--- EXCERPTED DATA Enclosed Below ---

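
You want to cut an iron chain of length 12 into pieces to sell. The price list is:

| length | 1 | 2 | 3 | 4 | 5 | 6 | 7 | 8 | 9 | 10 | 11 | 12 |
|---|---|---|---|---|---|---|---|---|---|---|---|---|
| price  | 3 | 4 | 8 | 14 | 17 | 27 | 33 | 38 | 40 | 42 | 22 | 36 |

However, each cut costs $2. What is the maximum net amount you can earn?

Consider every possible first cut. net[k] is the best of p[i]+net[k−i] over all sellable i≤k, charging 2 whenever i<k.
net[1] = 3
net[2] = 4  (first piece 1, then net[1]=3)
net[3] = 8
net[4] = 14
net[5] = 17
net[6] = 27
net[7] = 33
net[8] = 38
net[9] = 40
net[10] = 42
net[11] = 45  (first piece 4, then net[7]=33)
net[12] = 52  (first piece 6, then net[6]=27)
One optimal plan: pieces 6 + 6 (1 cut) → $54 − $2 = $52.

52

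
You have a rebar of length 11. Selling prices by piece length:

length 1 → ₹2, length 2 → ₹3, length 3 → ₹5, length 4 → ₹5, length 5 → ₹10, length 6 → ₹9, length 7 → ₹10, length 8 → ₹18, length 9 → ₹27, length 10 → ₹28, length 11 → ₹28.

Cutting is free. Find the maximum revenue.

Build v[k] bottom-up: v[k] = max over allowed piece i of (p[i] + v[k−i]).
v[1] = 2
v[2] = max(2+2, 3+0) = 4
v[3] = max(2+4, 3+2, 5+0) = 6
v[4] = max(2+6, 3+4, 5+2, 5+0) = 8
v[5] = max(2+8, 3+6, 5+4, 5+2, 10+0) = 10
v[6] = max(2+10, 3+8, 5+6, 5+4, 10+2, 9+0) = 12
v[7] = max(2+12, 3+10, 5+8, …, 9+2, 10+0) = 14
v[8] = max(2+14, 3+12, 5+10, …, 10+2, 18+0) = 18
v[9] = max(2+18, 3+14, 5+12, …, 18+2, 27+0) = 27
v[10] = max(2+27, 3+18, 5+14, …, 27+2, 28+0) = 29
v[11] = max(2+29, 3+27, 5+18, …, 28+2, 28+0) = 31
One optimal cutting: 9 + 1 + 1 → ₹27 + ₹2 + ₹2 = ₹31.

31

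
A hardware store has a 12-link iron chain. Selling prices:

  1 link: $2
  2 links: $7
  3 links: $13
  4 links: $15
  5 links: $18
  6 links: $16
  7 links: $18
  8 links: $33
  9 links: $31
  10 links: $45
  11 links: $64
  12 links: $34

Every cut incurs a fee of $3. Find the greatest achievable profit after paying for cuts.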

--- End of Enclosed EXCERPTED DATA ---

### ACTIVITY
Give the entries again in full, exactly as they were written above.

### RESULT FOR THIS TASK
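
You want to cut an iron chain of length 12 into pieces to sell. The price list is:

| length | 1 | 2 | 3 | 4 | 5 | 6 | 7 | 8 | 9 | 10 | 11 | 12 |
|---|---|---|---|---|---|---|---|---|---|---|---|---|
| price  | 3 | 4 | 8 | 14 | 17 | 27 | 33 | 38 | 40 | 42 | 22 | 36 |

However, each cut costs $2. What is the maximum net amount you can earn?

Consider every possible first cut. net[k] is the best of p[i]+net[k−i] over all sellable i≤k, charging 2 whenever i<k.
net[1] = 3
net[2] = 4  (first piece 1, then net[1]=3)
net[3] = 8
net[4] = 14
net[5] = 17
net[6] = 27
net[7] = 33
net[8] = 38
net[9] = 40
net[10] = 42
net[11] = 45  (first piece 4, then net[7]=33)
net[12] = 52  (first piece 6, then net[6]=27)
One optimal plan: pieces 6 + 6 (1 cut) → $54 − $2 = $52.

52

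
You have a rebar of length 11. Selling prices by piece length:

length 1 → ₹2, length 2 → ₹3, length 3 → ₹5, length 4 → ₹5, length 5 → ₹10, length 6 → ₹9, length 7 → ₹10, length 8 → ₹18, length 9 → ₹27, length 10 → ₹28, length 11 → ₹28.

Cutting is free. Find the maximum revenue.

Build v[k] bottom-up: v[k] = max over allowed piece i of (p[i] + v[k−i]).
v[1] = 2
v[2] = max(2+2, 3+0) = 4
v[3] = max(2+4, 3+2, 5+0) = 6
v[4] = max(2+6, 3+4, 5+2, 5+0) = 8
v[5] = max(2+8, 3+6, 5+4, 5+2, 10+0) = 10
v[6] = max(2+10, 3+8, 5+6, 5+4, 10+2, 9+0) = 12
v[7] = max(2+12, 3+10, 5+8, …, 9+2, 10+0) = 14
v[8] = max(2+14, 3+12, 5+10, …, 10+2, 18+0) = 18
v[9] = max(2+18, 3+14, 5+12, …, 18+2, 27+0) = 27
v[10] = max(2+27, 3+18, 5+14, …, 27+2, 28+0) = 29
v[11] = max(2+29, 3+27, 5+18, …, 28+2, 28+0) = 31
One optimal cutting: 9 + 1 + 1 → ₹27 + ₹2 + ₹2 = ₹31.

31

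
A hardware store has a 12-link iron chain. Selling prices:

  1 link: $2
  2 links: $7
  3 links: $13
  4 links: $15
  5 links: $18
  6 links: $16
  7 links: $18
  8 links: $33
  9 links: $31
  10 links: $45
  11 links: $64
  12 links: $34

Every cut incurs a fee of $3. Find the greatest achievable profit after paying for cuts.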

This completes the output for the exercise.